Saved data entries:
┌──
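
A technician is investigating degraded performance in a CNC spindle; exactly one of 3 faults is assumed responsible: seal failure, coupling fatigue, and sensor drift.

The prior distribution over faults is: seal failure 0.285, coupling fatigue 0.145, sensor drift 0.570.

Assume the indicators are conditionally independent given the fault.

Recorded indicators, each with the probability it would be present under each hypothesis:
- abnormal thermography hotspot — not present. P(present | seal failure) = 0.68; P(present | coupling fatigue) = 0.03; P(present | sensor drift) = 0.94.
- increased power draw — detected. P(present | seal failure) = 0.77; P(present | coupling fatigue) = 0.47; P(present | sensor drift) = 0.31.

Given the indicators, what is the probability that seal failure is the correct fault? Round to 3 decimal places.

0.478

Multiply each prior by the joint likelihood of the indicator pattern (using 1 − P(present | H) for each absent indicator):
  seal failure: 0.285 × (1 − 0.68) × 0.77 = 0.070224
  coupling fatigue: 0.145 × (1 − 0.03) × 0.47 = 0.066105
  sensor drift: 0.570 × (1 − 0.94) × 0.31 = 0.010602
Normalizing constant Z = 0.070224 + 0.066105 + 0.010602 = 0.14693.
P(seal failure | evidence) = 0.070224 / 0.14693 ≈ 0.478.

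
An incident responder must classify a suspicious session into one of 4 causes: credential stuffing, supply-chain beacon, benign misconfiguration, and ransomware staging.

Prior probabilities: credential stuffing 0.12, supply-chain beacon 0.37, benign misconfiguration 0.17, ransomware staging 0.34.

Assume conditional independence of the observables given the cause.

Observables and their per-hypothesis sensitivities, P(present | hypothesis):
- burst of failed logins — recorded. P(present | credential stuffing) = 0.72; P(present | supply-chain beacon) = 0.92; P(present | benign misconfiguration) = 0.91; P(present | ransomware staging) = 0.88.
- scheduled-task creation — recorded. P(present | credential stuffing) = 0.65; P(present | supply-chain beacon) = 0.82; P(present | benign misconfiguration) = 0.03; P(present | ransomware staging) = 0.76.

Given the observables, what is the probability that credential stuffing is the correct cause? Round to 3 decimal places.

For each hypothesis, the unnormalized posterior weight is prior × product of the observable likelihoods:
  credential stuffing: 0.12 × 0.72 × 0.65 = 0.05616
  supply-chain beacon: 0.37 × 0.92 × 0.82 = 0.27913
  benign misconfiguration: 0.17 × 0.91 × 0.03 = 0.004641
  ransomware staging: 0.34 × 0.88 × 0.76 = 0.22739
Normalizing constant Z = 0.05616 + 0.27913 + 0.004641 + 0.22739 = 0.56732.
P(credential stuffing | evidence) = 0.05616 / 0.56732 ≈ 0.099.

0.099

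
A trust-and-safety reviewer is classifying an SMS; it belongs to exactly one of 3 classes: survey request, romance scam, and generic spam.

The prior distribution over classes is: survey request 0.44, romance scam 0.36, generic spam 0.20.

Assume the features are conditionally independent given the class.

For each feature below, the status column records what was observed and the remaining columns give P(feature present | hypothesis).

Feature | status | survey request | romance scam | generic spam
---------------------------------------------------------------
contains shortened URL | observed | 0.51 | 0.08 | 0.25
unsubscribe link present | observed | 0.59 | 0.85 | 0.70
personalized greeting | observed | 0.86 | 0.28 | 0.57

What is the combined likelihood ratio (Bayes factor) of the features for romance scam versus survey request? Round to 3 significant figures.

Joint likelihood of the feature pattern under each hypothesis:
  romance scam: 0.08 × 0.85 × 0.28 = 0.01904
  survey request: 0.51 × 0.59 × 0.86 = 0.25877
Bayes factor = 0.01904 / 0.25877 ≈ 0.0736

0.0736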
└──
Each line above that contains "distribution" must be copied out.

Result of this exercise:
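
The prior distribution over faults is: seal failure 0.285, coupling fatigue 0.145, sensor drift 0.570.
The prior distribution over classes is: survey request 0.44, romance scam 0.36, generic spam 0.20.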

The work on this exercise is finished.